- _Work item_: Copy the records exactly. Every line must match.

═══

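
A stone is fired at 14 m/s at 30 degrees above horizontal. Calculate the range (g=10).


Given: v0 = 14 m/s, theta = 30 deg, g = 10 m/s^2
sin(2*30) = sin(60) = sqrt(3)/2
Using R = v0^2 * sin(2*theta) / g
R = 14^2 * (sqrt(3)/2) / 10
R = 196 * sqrt(3) / 20
R = 49/5*sqrt(3) m

49/5*sqrt(3) m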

═══

- _Response to this exercise_:
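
A stone is fired at 14 m/s at 30 degrees above horizontal. Calculate the range (g=10).


Given: v0 = 14 m/s, theta = 30 deg, g = 10 m/s^2
sin(2*30) = sin(60) = sqrt(3)/2
Using R = v0^2 * sin(2*theta) / g
R = 14^2 * (sqrt(3)/2) / 10
R = 196 * sqrt(3) / 20
R = 49/5*sqrt(3) m

49/5*sqrt(3) m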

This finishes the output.